• **Records provided**:
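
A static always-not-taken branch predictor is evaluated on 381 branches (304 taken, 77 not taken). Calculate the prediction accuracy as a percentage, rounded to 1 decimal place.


Predictor: always-not-taken
Correct predictions = 77
Accuracy = 77 / 381 * 100 = 20.2%

20.2


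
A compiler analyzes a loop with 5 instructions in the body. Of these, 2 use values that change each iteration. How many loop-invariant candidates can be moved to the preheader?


Invariant candidates = total - loop-dependent
= 5 - 2 = 3

3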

• **Exercise details**: Print the records again in full, exactly as they appear above.

• **Finished task**:
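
A static always-not-taken branch predictor is evaluated on 381 branches (304 taken, 77 not taken). Calculate the prediction accuracy as a percentage, rounded to 1 decimal place.


Predictor: always-not-taken
Correct predictions = 77
Accuracy = 77 / 381 * 100 = 20.2%

20.2


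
A compiler analyzes a loop with 5 instructions in the body. Of these, 2 use values that change each iteration. How many loop-invariant candidates can be moved to the preheader?


Invariant candidates = total - loop-dependent
= 5 - 2 = 3

3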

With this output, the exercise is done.